[TASK INPUTS — start]

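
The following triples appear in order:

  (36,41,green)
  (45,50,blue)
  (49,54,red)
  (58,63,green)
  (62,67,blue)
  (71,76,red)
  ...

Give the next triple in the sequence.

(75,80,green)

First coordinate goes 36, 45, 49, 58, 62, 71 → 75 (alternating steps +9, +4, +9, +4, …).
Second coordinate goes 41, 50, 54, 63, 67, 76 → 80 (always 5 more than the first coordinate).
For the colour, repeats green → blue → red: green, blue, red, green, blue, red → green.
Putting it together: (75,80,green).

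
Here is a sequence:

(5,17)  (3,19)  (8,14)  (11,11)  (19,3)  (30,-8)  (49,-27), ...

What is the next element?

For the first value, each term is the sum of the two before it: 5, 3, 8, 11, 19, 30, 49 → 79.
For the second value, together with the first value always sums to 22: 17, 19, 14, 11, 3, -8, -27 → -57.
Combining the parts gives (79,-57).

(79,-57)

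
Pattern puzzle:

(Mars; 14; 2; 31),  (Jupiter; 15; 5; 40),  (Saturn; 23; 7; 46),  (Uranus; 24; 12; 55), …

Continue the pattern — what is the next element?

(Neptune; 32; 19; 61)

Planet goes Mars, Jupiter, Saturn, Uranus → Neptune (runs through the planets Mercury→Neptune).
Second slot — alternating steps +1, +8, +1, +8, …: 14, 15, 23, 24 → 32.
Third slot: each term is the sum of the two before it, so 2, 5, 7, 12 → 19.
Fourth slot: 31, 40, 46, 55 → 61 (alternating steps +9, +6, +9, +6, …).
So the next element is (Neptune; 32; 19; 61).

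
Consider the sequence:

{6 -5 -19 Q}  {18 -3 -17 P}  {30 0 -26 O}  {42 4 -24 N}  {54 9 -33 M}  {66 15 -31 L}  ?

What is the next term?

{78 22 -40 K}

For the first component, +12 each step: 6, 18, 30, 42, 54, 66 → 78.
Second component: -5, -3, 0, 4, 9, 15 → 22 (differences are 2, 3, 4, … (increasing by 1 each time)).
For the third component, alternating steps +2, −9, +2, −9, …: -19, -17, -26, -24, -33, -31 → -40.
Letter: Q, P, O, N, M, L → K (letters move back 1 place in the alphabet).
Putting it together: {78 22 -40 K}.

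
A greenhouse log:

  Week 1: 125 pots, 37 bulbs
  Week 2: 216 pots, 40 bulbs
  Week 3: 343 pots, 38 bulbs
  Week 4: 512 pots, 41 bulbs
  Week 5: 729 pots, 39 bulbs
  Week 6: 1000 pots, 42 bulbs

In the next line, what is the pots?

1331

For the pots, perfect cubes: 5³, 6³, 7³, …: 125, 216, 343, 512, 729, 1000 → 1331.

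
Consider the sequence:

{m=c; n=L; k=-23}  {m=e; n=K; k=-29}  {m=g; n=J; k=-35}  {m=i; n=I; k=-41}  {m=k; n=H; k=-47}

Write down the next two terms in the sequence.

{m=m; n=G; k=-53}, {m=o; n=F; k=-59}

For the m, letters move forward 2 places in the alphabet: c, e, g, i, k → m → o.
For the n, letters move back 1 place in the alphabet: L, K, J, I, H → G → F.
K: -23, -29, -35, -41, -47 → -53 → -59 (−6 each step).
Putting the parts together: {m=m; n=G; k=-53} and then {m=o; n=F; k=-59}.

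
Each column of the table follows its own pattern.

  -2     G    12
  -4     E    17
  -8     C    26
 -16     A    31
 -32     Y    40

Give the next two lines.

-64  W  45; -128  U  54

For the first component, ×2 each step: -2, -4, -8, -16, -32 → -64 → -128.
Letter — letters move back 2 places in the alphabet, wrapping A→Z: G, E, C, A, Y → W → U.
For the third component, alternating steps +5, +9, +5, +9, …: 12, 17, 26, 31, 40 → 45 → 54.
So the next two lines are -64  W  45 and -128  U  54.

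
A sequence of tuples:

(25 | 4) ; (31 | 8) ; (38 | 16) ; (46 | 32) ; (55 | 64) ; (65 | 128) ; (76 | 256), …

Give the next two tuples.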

[TASK INPUTS — finish]

▶ _TASK GOAL_: Prepare a faithful transcription of the material above, with nothing altered.

▶ _REPLY TO THE EXERCISE_:
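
The following triples appear in order:

  (36,41,green)
  (45,50,blue)
  (49,54,red)
  (58,63,green)
  (62,67,blue)
  (71,76,red)
  ...

Give the next triple in the sequence.

(75,80,green)

First coordinate goes 36, 45, 49, 58, 62, 71 → 75 (alternating steps +9, +4, +9, +4, …).
Second coordinate goes 41, 50, 54, 63, 67, 76 → 80 (always 5 more than the first coordinate).
For the colour, repeats green → blue → red: green, blue, red, green, blue, red → green.
Putting it together: (75,80,green).

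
Here is a sequence:

(5,17)  (3,19)  (8,14)  (11,11)  (19,3)  (30,-8)  (49,-27), ...

What is the next element?

For the first value, each term is the sum of the two before it: 5, 3, 8, 11, 19, 30, 49 → 79.
For the second value, together with the first value always sums to 22: 17, 19, 14, 11, 3, -8, -27 → -57.
Combining the parts gives (79,-57).

(79,-57)

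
Pattern puzzle:

(Mars; 14; 2; 31),  (Jupiter; 15; 5; 40),  (Saturn; 23; 7; 46),  (Uranus; 24; 12; 55), …

Continue the pattern — what is the next element?

(Neptune; 32; 19; 61)

Planet goes Mars, Jupiter, Saturn, Uranus → Neptune (runs through the planets Mercury→Neptune).
Second slot — alternating steps +1, +8, +1, +8, …: 14, 15, 23, 24 → 32.
Third slot: each term is the sum of the two before it, so 2, 5, 7, 12 → 19.
Fourth slot: 31, 40, 46, 55 → 61 (alternating steps +9, +6, +9, +6, …).
So the next element is (Neptune; 32; 19; 61).

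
Consider the sequence:

{6 -5 -19 Q}  {18 -3 -17 P}  {30 0 -26 O}  {42 4 -24 N}  {54 9 -33 M}  {66 15 -31 L}  ?

What is the next term?

{78 22 -40 K}

For the first component, +12 each step: 6, 18, 30, 42, 54, 66 → 78.
Second component: -5, -3, 0, 4, 9, 15 → 22 (differences are 2, 3, 4, … (increasing by 1 each time)).
For the third component, alternating steps +2, −9, +2, −9, …: -19, -17, -26, -24, -33, -31 → -40.
Letter: Q, P, O, N, M, L → K (letters move back 1 place in the alphabet).
Putting it together: {78 22 -40 K}.

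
A greenhouse log:

  Week 1: 125 pots, 37 bulbs
  Week 2: 216 pots, 40 bulbs
  Week 3: 343 pots, 38 bulbs
  Week 4: 512 pots, 41 bulbs
  Week 5: 729 pots, 39 bulbs
  Week 6: 1000 pots, 42 bulbs

In the next line, what is the pots?

1331

For the pots, perfect cubes: 5³, 6³, 7³, …: 125, 216, 343, 512, 729, 1000 → 1331.

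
Consider the sequence:

{m=c; n=L; k=-23}  {m=e; n=K; k=-29}  {m=g; n=J; k=-35}  {m=i; n=I; k=-41}  {m=k; n=H; k=-47}

Write down the next two terms in the sequence.

{m=m; n=G; k=-53}, {m=o; n=F; k=-59}

For the m, letters move forward 2 places in the alphabet: c, e, g, i, k → m → o.
For the n, letters move back 1 place in the alphabet: L, K, J, I, H → G → F.
K: -23, -29, -35, -41, -47 → -53 → -59 (−6 each step).
Putting the parts together: {m=m; n=G; k=-53} and then {m=o; n=F; k=-59}.

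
Each column of the table follows its own pattern.

  -2     G    12
  -4     E    17
  -8     C    26
 -16     A    31
 -32     Y    40

Give the next two lines.

-64  W  45; -128  U  54

For the first component, ×2 each step: -2, -4, -8, -16, -32 → -64 → -128.
Letter — letters move back 2 places in the alphabet, wrapping A→Z: G, E, C, A, Y → W → U.
For the third component, alternating steps +5, +9, +5, +9, …: 12, 17, 26, 31, 40 → 45 → 54.
So the next two lines are -64  W  45 and -128  U  54.

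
A sequence of tuples:

(25 | 4) ; (31 | 8) ; (38 | 16) ; (46 | 32) ; (55 | 64) ; (65 | 128) ; (76 | 256), …

Give the next two tuples.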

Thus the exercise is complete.